Extracted entries:
>>>>

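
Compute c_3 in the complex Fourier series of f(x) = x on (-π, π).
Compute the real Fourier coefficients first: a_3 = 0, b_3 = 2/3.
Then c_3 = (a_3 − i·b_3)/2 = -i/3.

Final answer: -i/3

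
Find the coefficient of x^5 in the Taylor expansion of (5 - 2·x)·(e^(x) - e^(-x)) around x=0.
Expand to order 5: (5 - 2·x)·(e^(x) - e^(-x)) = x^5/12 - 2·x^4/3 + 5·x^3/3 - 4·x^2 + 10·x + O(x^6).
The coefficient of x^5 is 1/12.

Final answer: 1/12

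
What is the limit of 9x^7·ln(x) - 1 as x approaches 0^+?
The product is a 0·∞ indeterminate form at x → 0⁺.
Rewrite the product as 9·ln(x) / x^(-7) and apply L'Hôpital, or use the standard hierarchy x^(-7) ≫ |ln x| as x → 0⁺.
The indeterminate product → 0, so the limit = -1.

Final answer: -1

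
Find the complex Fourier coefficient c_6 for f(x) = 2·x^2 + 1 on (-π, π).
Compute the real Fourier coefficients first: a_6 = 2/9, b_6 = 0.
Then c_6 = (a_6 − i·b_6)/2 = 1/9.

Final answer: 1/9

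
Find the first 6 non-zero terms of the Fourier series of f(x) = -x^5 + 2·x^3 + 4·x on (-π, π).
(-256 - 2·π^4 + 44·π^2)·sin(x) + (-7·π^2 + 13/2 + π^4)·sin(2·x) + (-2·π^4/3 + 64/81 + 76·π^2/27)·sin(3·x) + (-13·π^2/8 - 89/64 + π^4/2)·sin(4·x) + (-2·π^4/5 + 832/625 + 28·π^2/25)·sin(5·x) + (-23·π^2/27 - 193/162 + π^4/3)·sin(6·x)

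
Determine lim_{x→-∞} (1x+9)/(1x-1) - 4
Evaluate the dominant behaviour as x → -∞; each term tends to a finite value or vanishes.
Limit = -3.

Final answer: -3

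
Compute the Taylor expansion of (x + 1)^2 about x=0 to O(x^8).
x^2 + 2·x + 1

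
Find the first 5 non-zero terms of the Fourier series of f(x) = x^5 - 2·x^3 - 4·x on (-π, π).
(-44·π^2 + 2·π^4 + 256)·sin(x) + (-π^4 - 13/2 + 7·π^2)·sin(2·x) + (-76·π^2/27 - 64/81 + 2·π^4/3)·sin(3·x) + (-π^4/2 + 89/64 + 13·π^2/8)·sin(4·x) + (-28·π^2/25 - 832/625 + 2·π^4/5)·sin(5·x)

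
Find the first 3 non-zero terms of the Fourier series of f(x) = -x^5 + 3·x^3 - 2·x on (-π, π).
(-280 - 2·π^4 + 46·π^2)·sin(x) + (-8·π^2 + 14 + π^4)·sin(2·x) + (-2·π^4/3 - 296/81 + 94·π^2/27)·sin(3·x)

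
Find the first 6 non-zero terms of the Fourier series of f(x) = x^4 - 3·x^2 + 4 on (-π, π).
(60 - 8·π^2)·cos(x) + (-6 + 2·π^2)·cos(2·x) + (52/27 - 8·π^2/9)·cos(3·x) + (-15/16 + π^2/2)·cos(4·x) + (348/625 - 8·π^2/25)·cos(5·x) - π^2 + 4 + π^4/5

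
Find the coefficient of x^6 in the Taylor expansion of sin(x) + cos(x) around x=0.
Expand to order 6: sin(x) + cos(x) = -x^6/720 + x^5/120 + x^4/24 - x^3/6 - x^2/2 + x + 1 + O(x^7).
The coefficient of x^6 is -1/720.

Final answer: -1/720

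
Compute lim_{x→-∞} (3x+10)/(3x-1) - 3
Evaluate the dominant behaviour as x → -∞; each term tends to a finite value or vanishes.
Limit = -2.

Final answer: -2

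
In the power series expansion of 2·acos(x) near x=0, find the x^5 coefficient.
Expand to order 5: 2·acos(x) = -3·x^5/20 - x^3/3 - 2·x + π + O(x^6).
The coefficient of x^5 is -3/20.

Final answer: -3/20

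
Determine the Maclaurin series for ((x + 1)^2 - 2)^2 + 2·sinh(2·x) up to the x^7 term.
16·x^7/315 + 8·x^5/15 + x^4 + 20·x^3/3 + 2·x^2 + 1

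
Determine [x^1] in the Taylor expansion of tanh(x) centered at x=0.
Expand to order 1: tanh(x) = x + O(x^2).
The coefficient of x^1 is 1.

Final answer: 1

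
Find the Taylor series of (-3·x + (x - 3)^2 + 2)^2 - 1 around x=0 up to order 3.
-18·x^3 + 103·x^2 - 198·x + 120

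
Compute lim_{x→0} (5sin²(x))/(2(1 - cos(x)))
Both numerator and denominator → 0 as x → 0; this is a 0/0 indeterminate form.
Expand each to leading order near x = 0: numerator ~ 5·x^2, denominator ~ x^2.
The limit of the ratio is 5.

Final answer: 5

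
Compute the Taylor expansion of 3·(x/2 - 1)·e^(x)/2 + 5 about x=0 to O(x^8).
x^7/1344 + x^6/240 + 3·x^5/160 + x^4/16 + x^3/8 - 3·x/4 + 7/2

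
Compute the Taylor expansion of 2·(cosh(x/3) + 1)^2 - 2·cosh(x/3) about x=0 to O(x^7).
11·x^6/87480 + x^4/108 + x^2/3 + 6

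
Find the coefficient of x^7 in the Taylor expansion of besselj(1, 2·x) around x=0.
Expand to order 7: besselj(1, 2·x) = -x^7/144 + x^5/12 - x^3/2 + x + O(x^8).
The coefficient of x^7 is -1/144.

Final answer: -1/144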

<<<<
>>>>

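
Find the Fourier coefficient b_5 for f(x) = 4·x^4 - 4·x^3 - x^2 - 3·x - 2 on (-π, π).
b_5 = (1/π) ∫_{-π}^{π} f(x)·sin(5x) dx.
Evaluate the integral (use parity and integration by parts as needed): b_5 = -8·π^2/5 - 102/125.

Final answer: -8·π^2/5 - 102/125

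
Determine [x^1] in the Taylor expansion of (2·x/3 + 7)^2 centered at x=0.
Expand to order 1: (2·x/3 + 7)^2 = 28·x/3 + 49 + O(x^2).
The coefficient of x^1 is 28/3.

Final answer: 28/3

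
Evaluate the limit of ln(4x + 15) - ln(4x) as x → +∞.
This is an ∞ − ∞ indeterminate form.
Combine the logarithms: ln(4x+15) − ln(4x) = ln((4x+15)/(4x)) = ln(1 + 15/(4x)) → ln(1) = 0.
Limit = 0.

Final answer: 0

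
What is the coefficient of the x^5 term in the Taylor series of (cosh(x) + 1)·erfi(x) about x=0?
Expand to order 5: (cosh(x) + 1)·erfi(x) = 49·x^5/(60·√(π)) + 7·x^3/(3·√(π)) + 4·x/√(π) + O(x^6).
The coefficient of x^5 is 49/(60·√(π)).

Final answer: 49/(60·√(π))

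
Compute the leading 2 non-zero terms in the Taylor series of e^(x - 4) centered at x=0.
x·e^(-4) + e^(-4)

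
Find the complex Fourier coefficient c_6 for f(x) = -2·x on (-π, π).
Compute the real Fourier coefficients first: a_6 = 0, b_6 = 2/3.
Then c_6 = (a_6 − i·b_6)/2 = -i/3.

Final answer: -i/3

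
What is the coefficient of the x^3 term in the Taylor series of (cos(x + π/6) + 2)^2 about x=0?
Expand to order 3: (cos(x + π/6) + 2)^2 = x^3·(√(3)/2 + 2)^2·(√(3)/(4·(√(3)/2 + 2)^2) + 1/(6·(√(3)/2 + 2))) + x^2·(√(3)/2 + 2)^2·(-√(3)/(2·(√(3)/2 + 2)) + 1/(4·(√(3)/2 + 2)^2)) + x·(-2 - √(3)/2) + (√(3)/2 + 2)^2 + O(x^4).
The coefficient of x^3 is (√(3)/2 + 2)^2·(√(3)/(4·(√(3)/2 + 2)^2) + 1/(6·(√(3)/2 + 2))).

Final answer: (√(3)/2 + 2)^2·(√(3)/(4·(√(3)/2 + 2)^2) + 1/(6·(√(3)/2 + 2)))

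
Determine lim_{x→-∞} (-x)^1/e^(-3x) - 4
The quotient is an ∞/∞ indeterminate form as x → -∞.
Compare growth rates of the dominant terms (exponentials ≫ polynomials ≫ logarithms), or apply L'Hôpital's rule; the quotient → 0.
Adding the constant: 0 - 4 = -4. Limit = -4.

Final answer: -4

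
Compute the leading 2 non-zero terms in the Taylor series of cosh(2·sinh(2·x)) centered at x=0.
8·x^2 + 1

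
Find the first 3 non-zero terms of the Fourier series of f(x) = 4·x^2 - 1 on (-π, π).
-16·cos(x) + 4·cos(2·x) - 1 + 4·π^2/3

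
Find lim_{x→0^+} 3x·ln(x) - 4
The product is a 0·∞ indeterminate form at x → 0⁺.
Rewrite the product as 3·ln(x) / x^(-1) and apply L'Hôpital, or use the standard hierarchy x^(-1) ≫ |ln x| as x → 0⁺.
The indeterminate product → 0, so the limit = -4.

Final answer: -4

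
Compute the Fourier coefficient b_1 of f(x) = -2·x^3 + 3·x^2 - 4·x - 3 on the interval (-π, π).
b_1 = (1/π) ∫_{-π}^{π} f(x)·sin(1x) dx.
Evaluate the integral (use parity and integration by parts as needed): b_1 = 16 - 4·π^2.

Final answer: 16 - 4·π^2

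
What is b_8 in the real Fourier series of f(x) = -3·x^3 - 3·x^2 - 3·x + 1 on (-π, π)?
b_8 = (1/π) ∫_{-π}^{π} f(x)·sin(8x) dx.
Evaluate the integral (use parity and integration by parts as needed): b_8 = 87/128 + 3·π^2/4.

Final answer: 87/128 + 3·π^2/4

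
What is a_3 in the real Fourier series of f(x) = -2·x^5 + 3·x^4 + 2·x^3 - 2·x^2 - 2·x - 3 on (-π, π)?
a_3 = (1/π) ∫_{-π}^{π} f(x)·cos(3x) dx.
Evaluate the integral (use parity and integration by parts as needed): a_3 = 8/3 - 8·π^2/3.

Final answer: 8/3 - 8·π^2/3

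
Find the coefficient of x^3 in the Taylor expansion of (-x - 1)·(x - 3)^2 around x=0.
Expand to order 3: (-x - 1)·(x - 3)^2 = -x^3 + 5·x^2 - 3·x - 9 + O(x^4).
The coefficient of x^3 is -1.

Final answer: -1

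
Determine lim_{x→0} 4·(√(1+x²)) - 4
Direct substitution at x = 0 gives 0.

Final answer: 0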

<<<<
>>>>

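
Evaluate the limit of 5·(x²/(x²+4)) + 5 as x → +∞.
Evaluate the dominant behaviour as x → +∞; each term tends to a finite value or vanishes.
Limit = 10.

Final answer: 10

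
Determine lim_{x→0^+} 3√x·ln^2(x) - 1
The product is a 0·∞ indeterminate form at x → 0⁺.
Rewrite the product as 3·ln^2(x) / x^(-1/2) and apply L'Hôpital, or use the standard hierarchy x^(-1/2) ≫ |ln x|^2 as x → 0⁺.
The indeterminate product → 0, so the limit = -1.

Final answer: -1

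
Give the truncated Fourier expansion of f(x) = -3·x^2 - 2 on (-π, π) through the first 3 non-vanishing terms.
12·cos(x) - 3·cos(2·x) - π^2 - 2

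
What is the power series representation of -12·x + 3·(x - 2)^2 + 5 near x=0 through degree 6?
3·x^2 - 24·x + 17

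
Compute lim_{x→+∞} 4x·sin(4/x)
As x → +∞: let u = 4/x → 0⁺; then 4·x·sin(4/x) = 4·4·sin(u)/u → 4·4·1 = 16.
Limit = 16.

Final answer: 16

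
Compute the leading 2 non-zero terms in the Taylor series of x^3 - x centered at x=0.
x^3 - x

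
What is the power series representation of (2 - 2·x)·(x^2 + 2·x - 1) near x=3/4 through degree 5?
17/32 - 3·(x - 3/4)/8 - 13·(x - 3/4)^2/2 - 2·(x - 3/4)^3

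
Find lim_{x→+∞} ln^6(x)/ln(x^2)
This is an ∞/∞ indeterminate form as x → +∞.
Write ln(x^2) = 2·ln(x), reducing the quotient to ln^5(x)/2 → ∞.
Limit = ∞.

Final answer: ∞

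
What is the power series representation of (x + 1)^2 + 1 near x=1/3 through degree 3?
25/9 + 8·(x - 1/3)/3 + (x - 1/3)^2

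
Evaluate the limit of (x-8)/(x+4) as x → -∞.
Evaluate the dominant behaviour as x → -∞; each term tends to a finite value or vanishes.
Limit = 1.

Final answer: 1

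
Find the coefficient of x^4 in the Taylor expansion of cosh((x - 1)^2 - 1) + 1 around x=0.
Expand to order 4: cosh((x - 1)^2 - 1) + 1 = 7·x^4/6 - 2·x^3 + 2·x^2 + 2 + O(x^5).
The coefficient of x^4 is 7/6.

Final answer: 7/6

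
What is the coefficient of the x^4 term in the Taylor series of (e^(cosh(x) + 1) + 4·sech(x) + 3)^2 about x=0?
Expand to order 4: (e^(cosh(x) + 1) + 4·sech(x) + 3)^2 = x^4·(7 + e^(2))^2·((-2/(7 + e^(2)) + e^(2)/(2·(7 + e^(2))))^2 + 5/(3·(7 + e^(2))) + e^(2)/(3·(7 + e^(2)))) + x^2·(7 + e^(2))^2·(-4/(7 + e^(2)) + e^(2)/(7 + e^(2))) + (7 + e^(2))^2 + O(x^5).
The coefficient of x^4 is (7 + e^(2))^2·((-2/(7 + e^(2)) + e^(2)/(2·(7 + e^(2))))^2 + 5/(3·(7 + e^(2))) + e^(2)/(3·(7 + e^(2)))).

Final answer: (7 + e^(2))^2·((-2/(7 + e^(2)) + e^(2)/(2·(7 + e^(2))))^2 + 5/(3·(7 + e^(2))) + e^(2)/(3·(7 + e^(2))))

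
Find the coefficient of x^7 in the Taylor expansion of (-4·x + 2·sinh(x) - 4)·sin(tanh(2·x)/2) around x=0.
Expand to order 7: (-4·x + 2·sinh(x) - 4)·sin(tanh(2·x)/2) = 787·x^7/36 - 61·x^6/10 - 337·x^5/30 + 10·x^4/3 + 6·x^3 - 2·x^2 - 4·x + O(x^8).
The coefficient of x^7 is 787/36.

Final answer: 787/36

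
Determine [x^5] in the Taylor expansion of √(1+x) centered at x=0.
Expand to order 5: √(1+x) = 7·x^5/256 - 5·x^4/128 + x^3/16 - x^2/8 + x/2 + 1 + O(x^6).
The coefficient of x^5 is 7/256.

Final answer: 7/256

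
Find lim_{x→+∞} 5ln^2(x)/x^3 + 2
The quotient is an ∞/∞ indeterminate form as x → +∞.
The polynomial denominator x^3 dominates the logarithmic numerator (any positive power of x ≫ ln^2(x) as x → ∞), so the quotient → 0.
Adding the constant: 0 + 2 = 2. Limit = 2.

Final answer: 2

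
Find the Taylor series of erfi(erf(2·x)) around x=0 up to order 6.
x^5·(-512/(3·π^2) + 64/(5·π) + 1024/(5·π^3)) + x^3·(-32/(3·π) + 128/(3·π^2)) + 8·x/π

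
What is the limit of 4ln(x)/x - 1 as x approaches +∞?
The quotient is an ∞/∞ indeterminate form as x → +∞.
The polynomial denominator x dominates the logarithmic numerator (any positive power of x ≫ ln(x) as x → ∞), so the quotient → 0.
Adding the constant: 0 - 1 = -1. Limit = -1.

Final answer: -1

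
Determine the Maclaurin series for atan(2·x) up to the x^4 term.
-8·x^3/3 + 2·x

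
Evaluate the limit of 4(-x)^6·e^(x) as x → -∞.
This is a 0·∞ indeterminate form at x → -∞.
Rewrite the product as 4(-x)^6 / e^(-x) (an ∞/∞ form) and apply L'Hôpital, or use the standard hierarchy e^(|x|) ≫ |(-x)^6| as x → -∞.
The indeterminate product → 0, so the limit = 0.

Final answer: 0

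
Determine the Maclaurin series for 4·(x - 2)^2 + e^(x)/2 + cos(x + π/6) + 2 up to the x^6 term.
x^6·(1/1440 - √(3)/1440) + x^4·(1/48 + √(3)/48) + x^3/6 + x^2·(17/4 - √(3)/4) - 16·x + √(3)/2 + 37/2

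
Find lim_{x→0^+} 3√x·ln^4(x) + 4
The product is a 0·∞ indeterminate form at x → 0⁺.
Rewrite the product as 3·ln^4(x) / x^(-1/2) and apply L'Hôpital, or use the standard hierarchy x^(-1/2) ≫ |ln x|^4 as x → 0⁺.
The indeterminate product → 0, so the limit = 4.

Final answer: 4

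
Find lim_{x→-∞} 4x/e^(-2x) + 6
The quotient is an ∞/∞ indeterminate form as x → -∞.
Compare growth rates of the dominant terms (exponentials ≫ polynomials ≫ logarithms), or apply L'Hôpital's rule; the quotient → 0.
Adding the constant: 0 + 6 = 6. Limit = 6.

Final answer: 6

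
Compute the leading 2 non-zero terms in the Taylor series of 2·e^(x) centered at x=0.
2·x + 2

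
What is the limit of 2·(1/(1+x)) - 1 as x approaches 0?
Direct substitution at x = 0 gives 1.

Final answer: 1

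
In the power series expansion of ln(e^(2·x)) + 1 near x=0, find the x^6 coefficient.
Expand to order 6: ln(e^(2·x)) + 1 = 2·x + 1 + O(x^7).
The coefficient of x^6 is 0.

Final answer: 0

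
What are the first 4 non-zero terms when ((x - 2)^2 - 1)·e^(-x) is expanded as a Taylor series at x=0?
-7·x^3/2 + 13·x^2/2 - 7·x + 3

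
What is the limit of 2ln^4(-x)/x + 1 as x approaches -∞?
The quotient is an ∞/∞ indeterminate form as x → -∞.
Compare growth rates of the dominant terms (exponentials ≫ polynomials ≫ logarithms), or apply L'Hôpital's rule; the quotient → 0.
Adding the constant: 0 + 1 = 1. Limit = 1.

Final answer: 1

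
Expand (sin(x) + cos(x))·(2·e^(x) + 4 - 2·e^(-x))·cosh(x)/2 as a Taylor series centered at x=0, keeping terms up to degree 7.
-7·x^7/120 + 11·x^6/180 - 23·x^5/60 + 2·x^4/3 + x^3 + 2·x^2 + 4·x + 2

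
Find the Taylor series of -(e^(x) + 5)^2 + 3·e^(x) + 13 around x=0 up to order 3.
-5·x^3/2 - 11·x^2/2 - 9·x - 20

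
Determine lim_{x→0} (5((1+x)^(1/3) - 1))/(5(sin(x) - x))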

<<<<

Problem statement:
Reproduce, word for word and in full, only the lines above that start at the line with "4x/e^(-2x) + 6" and run through the line with "1))/(5(sin(x) - x))", both ends included.

Answer to this exercise:
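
Find lim_{x→-∞} 4x/e^(-2x) + 6
The quotient is an ∞/∞ indeterminate form as x → -∞.
Compare growth rates of the dominant terms (exponentials ≫ polynomials ≫ logarithms), or apply L'Hôpital's rule; the quotient → 0.
Adding the constant: 0 + 6 = 6. Limit = 6.

Final answer: 6

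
Compute the leading 2 non-zero terms in the Taylor series of 2·e^(x) centered at x=0.
2·x + 2

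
What is the limit of 2·(1/(1+x)) - 1 as x approaches 0?
Direct substitution at x = 0 gives 1.

Final answer: 1

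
In the power series expansion of ln(e^(2·x)) + 1 near x=0, find the x^6 coefficient.
Expand to order 6: ln(e^(2·x)) + 1 = 2·x + 1 + O(x^7).
The coefficient of x^6 is 0.

Final answer: 0

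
What are the first 4 non-zero terms when ((x - 2)^2 - 1)·e^(-x) is expanded as a Taylor series at x=0?
-7·x^3/2 + 13·x^2/2 - 7·x + 3

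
What is the limit of 2ln^4(-x)/x + 1 as x approaches -∞?
The quotient is an ∞/∞ indeterminate form as x → -∞.
Compare growth rates of the dominant terms (exponentials ≫ polynomials ≫ logarithms), or apply L'Hôpital's rule; the quotient → 0.
Adding the constant: 0 + 1 = 1. Limit = 1.

Final answer: 1

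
Expand (sin(x) + cos(x))·(2·e^(x) + 4 - 2·e^(-x))·cosh(x)/2 as a Taylor series centered at x=0, keeping terms up to degree 7.
-7·x^7/120 + 11·x^6/180 - 23·x^5/60 + 2·x^4/3 + x^3 + 2·x^2 + 4·x + 2

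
Find the Taylor series of -(e^(x) + 5)^2 + 3·e^(x) + 13 around x=0 up to order 3.
-5·x^3/2 - 11·x^2/2 - 9·x - 20

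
Determine lim_{x→0} (5((1+x)^(1/3) - 1))/(5(sin(x) - x))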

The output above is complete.